▸ **Work request**
Could you return every line of the material that contains the word "sprockets"?
*** Begin section ***
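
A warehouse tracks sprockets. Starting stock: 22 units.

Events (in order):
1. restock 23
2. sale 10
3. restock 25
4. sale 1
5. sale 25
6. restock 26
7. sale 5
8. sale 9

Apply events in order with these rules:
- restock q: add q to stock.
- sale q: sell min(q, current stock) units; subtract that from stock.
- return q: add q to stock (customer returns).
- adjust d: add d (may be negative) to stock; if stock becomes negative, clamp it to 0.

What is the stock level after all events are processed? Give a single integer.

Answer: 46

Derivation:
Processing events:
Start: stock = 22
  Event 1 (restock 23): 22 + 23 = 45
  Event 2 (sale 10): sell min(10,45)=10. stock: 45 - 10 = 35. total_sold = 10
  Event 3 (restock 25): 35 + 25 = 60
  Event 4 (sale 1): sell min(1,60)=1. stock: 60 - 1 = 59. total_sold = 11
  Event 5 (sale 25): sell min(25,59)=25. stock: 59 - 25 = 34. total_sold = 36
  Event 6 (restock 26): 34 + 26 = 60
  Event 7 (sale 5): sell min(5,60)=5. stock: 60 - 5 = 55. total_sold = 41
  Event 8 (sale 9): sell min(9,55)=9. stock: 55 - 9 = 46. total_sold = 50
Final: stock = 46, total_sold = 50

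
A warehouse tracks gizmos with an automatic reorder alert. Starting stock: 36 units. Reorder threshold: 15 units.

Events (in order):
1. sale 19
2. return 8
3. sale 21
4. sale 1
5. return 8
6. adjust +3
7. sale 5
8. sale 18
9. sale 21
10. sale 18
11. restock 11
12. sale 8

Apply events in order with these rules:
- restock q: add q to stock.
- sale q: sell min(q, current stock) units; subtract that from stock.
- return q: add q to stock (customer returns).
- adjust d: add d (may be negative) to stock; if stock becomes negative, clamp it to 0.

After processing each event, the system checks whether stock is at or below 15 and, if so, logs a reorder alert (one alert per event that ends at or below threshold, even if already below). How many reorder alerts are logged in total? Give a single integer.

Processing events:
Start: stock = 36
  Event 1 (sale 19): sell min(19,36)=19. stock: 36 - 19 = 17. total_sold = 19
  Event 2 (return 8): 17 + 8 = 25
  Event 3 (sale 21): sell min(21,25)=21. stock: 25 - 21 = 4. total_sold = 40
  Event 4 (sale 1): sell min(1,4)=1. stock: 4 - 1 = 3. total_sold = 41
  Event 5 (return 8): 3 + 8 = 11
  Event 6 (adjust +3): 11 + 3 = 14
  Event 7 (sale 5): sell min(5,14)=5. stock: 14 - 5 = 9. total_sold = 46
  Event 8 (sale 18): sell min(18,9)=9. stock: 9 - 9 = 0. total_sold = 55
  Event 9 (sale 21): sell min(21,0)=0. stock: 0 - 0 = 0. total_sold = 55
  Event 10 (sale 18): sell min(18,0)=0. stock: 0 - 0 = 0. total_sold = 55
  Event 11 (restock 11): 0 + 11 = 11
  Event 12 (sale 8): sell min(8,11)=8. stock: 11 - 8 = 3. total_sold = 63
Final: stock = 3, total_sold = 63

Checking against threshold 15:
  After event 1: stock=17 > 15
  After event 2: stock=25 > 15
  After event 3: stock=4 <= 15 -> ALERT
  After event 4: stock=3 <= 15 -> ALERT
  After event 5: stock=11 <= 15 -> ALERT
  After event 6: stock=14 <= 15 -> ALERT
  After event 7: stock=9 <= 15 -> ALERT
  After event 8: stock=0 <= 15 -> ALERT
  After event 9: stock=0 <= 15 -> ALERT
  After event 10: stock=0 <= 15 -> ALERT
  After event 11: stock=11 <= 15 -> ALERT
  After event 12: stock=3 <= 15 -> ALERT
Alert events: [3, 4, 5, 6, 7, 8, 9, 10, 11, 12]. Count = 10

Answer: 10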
*** End section ***
*** Begin section ***
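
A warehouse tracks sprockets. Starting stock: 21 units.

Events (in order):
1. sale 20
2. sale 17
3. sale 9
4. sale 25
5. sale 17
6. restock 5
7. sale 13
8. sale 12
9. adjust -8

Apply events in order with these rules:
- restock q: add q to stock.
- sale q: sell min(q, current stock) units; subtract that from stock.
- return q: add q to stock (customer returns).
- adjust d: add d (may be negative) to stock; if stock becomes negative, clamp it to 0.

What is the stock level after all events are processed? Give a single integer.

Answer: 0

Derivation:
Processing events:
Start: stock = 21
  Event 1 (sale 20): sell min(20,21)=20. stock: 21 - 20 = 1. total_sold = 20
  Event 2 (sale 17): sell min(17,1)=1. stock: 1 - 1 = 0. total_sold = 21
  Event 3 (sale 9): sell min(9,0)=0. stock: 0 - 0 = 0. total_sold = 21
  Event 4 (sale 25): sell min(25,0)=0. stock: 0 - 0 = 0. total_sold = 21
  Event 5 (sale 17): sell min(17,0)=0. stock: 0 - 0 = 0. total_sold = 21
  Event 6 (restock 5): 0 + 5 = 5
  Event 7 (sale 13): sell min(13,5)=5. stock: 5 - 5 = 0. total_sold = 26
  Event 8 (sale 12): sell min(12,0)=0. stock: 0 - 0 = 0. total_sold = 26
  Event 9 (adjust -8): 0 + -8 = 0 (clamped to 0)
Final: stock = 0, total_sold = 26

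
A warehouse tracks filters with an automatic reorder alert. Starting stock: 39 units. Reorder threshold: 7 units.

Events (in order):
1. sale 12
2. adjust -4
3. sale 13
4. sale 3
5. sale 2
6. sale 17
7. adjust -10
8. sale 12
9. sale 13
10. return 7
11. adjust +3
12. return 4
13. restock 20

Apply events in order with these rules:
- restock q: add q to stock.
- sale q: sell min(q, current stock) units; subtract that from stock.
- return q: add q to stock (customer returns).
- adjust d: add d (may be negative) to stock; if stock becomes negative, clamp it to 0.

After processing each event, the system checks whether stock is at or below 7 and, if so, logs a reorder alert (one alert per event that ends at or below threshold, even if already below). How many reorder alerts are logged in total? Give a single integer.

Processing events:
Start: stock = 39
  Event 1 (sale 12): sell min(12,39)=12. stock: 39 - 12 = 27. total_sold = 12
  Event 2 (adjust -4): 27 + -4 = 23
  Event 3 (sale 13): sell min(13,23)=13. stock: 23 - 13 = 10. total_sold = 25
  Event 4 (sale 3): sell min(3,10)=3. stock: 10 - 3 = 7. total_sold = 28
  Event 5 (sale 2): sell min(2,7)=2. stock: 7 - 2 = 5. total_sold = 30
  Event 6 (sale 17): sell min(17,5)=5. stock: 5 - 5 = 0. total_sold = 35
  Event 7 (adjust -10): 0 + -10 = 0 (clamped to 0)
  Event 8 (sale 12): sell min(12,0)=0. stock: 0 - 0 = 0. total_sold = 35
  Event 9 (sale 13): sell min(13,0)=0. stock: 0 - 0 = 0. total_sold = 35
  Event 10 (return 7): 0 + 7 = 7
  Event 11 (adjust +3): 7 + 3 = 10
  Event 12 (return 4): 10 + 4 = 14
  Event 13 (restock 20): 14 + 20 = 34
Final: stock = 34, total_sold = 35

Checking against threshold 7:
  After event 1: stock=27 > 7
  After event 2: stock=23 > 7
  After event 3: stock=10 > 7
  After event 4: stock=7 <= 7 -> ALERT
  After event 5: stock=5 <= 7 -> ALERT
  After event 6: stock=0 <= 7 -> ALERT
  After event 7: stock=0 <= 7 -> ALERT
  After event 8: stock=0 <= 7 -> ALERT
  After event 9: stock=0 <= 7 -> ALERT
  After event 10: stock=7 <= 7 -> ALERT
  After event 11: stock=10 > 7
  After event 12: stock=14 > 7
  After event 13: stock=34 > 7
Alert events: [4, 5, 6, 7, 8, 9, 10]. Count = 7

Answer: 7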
*** End section ***
*** Begin section ***
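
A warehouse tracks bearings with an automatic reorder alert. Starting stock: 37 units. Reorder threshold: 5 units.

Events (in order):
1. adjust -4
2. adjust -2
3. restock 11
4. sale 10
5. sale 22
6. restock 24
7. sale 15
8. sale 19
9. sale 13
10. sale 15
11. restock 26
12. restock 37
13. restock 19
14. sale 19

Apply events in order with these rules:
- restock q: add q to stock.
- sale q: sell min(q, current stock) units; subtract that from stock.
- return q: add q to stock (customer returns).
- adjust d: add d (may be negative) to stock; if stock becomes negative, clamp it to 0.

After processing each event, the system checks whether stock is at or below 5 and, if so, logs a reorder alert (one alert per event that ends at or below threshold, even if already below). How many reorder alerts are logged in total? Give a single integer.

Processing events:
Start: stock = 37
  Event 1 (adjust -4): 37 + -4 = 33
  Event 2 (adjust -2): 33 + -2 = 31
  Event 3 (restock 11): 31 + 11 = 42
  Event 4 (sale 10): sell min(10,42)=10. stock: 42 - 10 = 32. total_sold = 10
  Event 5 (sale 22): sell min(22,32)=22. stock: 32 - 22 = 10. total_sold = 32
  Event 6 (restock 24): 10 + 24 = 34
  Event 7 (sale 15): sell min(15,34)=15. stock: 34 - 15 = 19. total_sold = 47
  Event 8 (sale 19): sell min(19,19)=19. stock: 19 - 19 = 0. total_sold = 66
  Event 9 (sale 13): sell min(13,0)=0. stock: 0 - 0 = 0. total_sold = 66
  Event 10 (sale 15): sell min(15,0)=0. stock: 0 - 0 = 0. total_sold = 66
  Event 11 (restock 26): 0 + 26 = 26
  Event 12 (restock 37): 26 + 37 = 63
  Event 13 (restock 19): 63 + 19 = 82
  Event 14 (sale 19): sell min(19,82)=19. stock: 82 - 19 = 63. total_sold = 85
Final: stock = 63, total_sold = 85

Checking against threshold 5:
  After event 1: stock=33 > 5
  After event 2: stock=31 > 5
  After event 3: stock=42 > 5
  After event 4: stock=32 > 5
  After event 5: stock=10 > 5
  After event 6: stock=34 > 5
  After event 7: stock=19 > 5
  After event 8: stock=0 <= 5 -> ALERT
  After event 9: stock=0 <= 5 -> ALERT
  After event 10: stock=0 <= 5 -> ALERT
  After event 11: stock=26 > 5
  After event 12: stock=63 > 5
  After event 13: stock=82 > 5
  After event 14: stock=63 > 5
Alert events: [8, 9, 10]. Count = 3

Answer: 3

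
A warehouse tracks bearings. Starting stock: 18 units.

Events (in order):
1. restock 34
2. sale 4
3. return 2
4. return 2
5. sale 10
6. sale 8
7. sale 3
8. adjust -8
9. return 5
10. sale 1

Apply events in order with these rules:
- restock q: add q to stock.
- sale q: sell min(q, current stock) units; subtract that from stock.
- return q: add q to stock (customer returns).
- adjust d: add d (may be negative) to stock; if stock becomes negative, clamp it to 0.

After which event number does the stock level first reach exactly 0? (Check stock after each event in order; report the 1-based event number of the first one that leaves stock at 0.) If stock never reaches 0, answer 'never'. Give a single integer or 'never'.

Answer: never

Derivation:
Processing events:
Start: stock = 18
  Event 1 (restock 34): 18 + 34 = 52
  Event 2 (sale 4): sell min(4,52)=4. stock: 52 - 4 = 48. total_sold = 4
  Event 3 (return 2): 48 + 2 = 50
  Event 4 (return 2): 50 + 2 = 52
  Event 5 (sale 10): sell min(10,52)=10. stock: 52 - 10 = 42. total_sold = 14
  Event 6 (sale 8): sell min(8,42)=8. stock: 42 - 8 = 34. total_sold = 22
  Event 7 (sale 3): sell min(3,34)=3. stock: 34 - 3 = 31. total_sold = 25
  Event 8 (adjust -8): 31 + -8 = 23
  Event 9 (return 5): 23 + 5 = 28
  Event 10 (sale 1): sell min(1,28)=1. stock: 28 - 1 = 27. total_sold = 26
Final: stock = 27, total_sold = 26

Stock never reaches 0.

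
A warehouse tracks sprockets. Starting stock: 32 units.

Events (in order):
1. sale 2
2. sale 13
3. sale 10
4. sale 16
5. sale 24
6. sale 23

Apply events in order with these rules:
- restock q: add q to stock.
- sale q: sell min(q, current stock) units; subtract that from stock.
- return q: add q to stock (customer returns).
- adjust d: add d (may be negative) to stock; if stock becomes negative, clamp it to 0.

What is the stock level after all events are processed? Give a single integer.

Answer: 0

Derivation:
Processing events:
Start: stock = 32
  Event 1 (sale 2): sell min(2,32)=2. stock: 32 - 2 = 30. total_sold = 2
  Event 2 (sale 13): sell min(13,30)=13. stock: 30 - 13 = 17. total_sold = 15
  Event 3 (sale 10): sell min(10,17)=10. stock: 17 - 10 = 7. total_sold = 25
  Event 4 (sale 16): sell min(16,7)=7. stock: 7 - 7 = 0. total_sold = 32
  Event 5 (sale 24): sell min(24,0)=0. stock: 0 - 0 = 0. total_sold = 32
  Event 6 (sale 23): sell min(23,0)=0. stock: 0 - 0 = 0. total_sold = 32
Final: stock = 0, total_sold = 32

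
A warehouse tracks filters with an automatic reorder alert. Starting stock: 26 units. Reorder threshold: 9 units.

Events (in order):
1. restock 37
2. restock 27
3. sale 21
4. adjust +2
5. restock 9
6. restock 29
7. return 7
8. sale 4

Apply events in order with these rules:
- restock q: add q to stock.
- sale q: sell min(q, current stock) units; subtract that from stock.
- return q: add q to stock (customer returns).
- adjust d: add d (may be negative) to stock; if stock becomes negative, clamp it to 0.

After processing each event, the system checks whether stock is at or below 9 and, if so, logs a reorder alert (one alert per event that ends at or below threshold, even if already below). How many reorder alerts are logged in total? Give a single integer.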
*** End section ***
▸ **Task response**
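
A warehouse tracks sprockets. Starting stock: 22 units.
A warehouse tracks sprockets. Starting stock: 21 units.
A warehouse tracks sprockets. Starting stock: 32 units.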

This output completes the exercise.